### Instructions to follow
Every line below that includes the word "density" needs to be copied.

### Task inputs

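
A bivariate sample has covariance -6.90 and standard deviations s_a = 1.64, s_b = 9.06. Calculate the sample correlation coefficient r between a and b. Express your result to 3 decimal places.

-0.464

r = Cov(a,b) / (s_a · s_b) = -6.90 / (1.64 × 9.06)
  = -6.90 / 14.8584 ≈ -0.464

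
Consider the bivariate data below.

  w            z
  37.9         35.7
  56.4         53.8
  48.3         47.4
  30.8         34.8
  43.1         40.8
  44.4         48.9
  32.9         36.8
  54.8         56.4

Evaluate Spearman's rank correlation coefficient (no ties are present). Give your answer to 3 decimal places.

0.929

Rank w: 3, 8, 6, 1, 4, 5, 2, 7
Rank z: 2, 7, 5, 1, 4, 6, 3, 8
d = rank(w) − rank(z): 1, 1, 1, 0, 0, -1, -1, -1; Σd² = 6
ρ = 1 − 6Σd² / [n(n²−1)] = 1 − 6×6 / (8×63) = 1 − 36/504 ≈ 0.929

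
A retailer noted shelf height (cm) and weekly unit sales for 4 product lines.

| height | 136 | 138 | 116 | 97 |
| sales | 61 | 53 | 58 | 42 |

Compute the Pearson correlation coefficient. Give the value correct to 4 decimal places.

0.7413

n = 4, Σx = 487, Σy = 214, Σx² = 60405, Σy² = 11658, Σxy = 26412
nΣxy − ΣxΣy = 105648 − 104218 = 1430
nΣx² − (Σx)² = 241620 − 237169 = 4451; nΣy² − (Σy)² = 46632 − 45796 = 836
r = 1430 / √(4451 × 836) = 1430 / 1928.9987 ≈ 0.7413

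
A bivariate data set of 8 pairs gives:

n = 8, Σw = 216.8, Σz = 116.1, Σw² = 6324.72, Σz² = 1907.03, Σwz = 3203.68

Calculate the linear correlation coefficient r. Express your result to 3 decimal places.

0.182

r = (nΣwz − ΣwΣz) / √[(nΣw² − (Σw)²)(nΣz² − (Σz)²)]
Numerator: 8×3203.68 − 216.8×116.1 = 458.96
Denominator: √[(50597.76 − 47002.24)(15256.24 − 13479.21)] = √[3595.52 × 1777.03] = 2527.7157
r = 458.96 / 2527.7157 ≈ 0.182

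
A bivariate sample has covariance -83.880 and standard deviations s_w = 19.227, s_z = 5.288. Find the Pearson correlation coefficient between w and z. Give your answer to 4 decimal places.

-0.8250

r = Cov(w,z) / (s_w · s_z) = -83.880 / (19.227 × 5.288)
  = -83.880 / 101.6724 ≈ -0.8250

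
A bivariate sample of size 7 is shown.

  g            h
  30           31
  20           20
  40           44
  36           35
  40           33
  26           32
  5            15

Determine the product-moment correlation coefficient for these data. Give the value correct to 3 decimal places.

0.913

n = 7, Σg = 197, Σh = 210, Σg² = 6497, Σh² = 6860, Σgh = 6577
nΣgh − ΣgΣh = 46039 − 41370 = 4669
nΣg² − (Σg)² = 45479 − 38809 = 6670; nΣh² − (Σh)² = 48020 − 44100 = 3920
r = 4669 / √(6670 × 3920) = 4669 / 5113.3551 ≈ 0.913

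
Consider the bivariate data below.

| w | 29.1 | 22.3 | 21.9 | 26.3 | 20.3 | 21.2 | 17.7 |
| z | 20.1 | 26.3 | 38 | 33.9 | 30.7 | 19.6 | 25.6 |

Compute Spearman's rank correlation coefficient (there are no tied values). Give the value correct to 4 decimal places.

Rank w: 7, 5, 4, 6, 2, 3, 1
Rank z: 2, 4, 7, 6, 5, 1, 3
d = rank(w) − rank(z): 5, 1, -3, 0, -3, 2, -2; Σd² = 52
ρ = 1 − 6Σd² / [n(n²−1)] = 1 − 6×52 / (7×48) = 1 − 312/336 ≈ 0.0714

0.0714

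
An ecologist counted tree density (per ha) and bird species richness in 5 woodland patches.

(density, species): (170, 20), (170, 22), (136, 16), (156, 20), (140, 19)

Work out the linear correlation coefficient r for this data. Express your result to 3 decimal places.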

### The completed task
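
An ecologist counted tree density (per ha) and bird species richness in 5 woodland patches.
(density, species): (170, 20), (170, 22), (136, 16), (156, 20), (140, 19)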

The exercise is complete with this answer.